(Dataset entries)
'''

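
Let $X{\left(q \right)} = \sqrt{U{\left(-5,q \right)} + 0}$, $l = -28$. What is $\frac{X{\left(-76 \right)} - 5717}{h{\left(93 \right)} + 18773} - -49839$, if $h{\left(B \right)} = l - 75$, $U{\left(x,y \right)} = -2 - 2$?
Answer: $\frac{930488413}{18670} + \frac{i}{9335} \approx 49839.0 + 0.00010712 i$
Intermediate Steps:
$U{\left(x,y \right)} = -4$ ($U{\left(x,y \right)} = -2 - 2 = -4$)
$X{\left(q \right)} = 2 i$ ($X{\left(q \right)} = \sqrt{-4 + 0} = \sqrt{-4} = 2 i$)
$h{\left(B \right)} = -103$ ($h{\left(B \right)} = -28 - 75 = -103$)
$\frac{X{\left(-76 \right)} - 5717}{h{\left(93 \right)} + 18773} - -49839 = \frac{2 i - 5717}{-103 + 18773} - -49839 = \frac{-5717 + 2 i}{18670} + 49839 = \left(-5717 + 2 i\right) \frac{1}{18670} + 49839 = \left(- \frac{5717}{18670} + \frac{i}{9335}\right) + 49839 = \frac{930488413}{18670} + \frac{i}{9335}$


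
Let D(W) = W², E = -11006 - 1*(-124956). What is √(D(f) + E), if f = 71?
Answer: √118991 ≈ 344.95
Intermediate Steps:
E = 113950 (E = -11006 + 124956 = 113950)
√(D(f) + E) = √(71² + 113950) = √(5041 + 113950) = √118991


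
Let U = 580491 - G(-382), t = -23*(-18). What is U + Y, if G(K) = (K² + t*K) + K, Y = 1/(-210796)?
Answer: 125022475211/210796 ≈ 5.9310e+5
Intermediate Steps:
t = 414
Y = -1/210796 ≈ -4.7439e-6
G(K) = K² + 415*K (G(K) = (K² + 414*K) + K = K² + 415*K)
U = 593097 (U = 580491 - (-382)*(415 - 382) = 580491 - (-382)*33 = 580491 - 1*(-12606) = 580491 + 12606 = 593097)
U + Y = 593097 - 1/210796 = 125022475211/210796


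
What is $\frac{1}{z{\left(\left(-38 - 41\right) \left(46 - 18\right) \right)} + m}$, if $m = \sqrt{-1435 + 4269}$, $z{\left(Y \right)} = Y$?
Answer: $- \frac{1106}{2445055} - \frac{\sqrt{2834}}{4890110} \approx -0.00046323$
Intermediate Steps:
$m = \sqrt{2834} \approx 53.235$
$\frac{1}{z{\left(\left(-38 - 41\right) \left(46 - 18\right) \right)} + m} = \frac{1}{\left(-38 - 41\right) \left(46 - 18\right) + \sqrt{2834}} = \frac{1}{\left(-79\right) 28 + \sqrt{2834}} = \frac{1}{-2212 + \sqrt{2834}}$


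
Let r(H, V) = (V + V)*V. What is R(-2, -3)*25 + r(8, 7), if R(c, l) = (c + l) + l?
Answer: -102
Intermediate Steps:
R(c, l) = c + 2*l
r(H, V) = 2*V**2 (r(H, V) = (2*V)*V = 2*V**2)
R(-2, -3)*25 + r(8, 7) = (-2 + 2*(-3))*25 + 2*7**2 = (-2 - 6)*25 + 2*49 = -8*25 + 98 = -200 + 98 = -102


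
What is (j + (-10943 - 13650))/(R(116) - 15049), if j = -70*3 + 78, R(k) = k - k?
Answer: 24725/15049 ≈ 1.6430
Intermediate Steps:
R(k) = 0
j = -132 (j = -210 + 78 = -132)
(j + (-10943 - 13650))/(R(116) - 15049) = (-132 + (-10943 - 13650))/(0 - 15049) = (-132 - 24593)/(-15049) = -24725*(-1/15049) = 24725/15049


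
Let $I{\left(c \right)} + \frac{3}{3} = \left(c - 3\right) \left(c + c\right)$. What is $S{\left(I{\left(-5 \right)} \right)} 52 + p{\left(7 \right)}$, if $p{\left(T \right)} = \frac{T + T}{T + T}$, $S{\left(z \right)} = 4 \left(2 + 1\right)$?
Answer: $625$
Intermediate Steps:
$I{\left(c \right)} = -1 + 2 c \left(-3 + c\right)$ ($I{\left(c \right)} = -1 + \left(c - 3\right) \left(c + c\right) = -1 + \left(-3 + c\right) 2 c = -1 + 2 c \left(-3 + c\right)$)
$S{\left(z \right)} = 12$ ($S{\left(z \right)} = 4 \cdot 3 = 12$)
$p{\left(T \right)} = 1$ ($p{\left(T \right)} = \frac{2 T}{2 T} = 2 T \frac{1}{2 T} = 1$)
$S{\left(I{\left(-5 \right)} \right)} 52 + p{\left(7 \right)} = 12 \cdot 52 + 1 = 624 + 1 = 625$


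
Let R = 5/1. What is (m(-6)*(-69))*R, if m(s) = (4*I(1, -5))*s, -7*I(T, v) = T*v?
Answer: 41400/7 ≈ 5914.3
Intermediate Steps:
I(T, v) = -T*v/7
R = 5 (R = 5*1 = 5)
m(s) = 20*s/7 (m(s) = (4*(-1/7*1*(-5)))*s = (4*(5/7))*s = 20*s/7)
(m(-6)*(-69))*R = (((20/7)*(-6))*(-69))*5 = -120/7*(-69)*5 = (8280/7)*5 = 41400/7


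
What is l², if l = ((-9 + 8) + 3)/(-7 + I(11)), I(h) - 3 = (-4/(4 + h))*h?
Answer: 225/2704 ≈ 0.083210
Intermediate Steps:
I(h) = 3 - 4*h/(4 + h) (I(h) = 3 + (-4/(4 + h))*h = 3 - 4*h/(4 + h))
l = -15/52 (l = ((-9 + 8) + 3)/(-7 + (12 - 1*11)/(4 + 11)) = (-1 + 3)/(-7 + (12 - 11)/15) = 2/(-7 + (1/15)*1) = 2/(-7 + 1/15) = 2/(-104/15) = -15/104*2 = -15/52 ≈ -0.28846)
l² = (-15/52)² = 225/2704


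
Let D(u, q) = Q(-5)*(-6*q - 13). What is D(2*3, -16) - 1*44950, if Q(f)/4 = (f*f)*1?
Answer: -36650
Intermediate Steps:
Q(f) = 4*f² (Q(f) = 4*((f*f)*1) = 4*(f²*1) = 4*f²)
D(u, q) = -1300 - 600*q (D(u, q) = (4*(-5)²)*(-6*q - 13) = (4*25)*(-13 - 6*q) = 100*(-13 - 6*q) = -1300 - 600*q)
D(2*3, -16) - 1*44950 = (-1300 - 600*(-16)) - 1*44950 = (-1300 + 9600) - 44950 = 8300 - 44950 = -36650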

'''

**Required action:**
Looking through the data above, copy out each line in which the string "What" occurs.

**Exercise result:**
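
Let $X{\left(q \right)} = \sqrt{U{\left(-5,q \right)} + 0}$, $l = -28$. What is $\frac{X{\left(-76 \right)} - 5717}{h{\left(93 \right)} + 18773} - -49839$, if $h{\left(B \right)} = l - 75$, $U{\left(x,y \right)} = -2 - 2$?
Let D(W) = W², E = -11006 - 1*(-124956). What is √(D(f) + E), if f = 71?
Let U = 580491 - G(-382), t = -23*(-18). What is U + Y, if G(K) = (K² + t*K) + K, Y = 1/(-210796)?
What is $\frac{1}{z{\left(\left(-38 - 41\right) \left(46 - 18\right) \right)} + m}$, if $m = \sqrt{-1435 + 4269}$, $z{\left(Y \right)} = Y$?
Let r(H, V) = (V + V)*V. What is R(-2, -3)*25 + r(8, 7), if R(c, l) = (c + l) + l?
What is (j + (-10943 - 13650))/(R(116) - 15049), if j = -70*3 + 78, R(k) = k - k?
Let $I{\left(c \right)} + \frac{3}{3} = \left(c - 3\right) \left(c + c\right)$. What is $S{\left(I{\left(-5 \right)} \right)} 52 + p{\left(7 \right)}$, if $p{\left(T \right)} = \frac{T + T}{T + T}$, $S{\left(z \right)} = 4 \left(2 + 1\right)$?
Let R = 5/1. What is (m(-6)*(-69))*R, if m(s) = (4*I(1, -5))*s, -7*I(T, v) = T*v?
What is l², if l = ((-9 + 8) + 3)/(-7 + I(11)), I(h) - 3 = (-4/(4 + h))*h?
Let D(u, q) = Q(-5)*(-6*q - 13). What is D(2*3, -16) - 1*44950, if Q(f)/4 = (f*f)*1?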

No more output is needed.